• Directions for this task: The whole listing below should be output again, word for word.

• Exercise data:
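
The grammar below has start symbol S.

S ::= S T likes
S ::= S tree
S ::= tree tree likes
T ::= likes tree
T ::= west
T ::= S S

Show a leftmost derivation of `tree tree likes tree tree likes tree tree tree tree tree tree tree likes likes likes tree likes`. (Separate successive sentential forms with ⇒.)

S ⇒ S T likes   [S ::= S T likes]
S T likes ⇒ S T likes T likes   [S ::= S T likes]
S T likes T likes ⇒ tree tree likes T likes T likes   [S ::= tree tree likes]
tree tree likes T likes T likes ⇒ tree tree likes S S likes T likes   [T ::= S S]
tree tree likes S S likes T likes ⇒ tree tree likes S tree S likes T likes   [S ::= S tree]
tree tree likes S tree S likes T likes ⇒ tree tree likes S tree tree S likes T likes   [S ::= S tree]
tree tree likes S tree tree S likes T likes ⇒ tree tree likes S tree tree tree S likes T likes   [S ::= S tree]
tree tree likes S tree tree tree S likes T likes ⇒ tree tree likes S tree tree tree tree S likes T likes   [S ::= S tree]
tree tree likes S tree tree tree tree S likes T likes ⇒ tree tree likes S tree tree tree tree tree S likes T likes   [S ::= S tree]
tree tree likes S tree tree tree tree tree S likes T likes ⇒ tree tree likes tree tree likes tree tree tree tree tree S likes T likes   [S ::= tree tree likes]
tree tree likes tree tree likes tree tree tree tree tree S likes T likes ⇒ tree tree likes tree tree likes tree tree tree tree tree tree tree likes likes T likes   [S ::= tree tree likes]
tree tree likes tree tree likes tree tree tree tree tree tree tree likes likes T likes ⇒ tree tree likes tree tree likes tree tree tree tree tree tree tree likes likes likes tree likes   [T ::= likes tree]

S ⇒ S T likes ⇒ S T likes T likes ⇒ tree tree likes T likes T likes ⇒ tree tree likes S S likes T likes ⇒ tree tree likes S tree S likes T likes ⇒ tree tree likes S tree tree S likes T likes ⇒ tree tree likes S tree tree tree S likes T likes ⇒ tree tree likes S tree tree tree tree S likes T likes ⇒ tree tree likes S tree tree tree tree tree S likes T likes ⇒ tree tree likes tree tree likes tree tree tree tree tree S likes T likes ⇒ tree tree likes tree tree likes tree tree tree tree tree tree tree likes likes T likes ⇒ tree tree likes tree tree likes tree tree tree tree tree tree tree likes likes likes tree likes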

• Result:
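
The grammar below has start symbol S.

S ::= S T likes
S ::= S tree
S ::= tree tree likes
T ::= likes tree
T ::= west
T ::= S S

Show a leftmost derivation of `tree tree likes tree tree likes tree tree tree tree tree tree tree likes likes likes tree likes`. (Separate successive sentential forms with ⇒.)

S ⇒ S T likes   [S ::= S T likes]
S T likes ⇒ S T likes T likes   [S ::= S T likes]
S T likes T likes ⇒ tree tree likes T likes T likes   [S ::= tree tree likes]
tree tree likes T likes T likes ⇒ tree tree likes S S likes T likes   [T ::= S S]
tree tree likes S S likes T likes ⇒ tree tree likes S tree S likes T likes   [S ::= S tree]
tree tree likes S tree S likes T likes ⇒ tree tree likes S tree tree S likes T likes   [S ::= S tree]
tree tree likes S tree tree S likes T likes ⇒ tree tree likes S tree tree tree S likes T likes   [S ::= S tree]
tree tree likes S tree tree tree S likes T likes ⇒ tree tree likes S tree tree tree tree S likes T likes   [S ::= S tree]
tree tree likes S tree tree tree tree S likes T likes ⇒ tree tree likes S tree tree tree tree tree S likes T likes   [S ::= S tree]
tree tree likes S tree tree tree tree tree S likes T likes ⇒ tree tree likes tree tree likes tree tree tree tree tree S likes T likes   [S ::= tree tree likes]
tree tree likes tree tree likes tree tree tree tree tree S likes T likes ⇒ tree tree likes tree tree likes tree tree tree tree tree tree tree likes likes T likes   [S ::= tree tree likes]
tree tree likes tree tree likes tree tree tree tree tree tree tree likes likes T likes ⇒ tree tree likes tree tree likes tree tree tree tree tree tree tree likes likes likes tree likes   [T ::= likes tree]

S ⇒ S T likes ⇒ S T likes T likes ⇒ tree tree likes T likes T likes ⇒ tree tree likes S S likes T likes ⇒ tree tree likes S tree S likes T likes ⇒ tree tree likes S tree tree S likes T likes ⇒ tree tree likes S tree tree tree S likes T likes ⇒ tree tree likes S tree tree tree tree S likes T likes ⇒ tree tree likes S tree tree tree tree tree S likes T likes ⇒ tree tree likes tree tree likes tree tree tree tree tree S likes T likes ⇒ tree tree likes tree tree likes tree tree tree tree tree tree tree likes likes T likes ⇒ tree tree likes tree tree likes tree tree tree tree tree tree tree likes likes likes tree likes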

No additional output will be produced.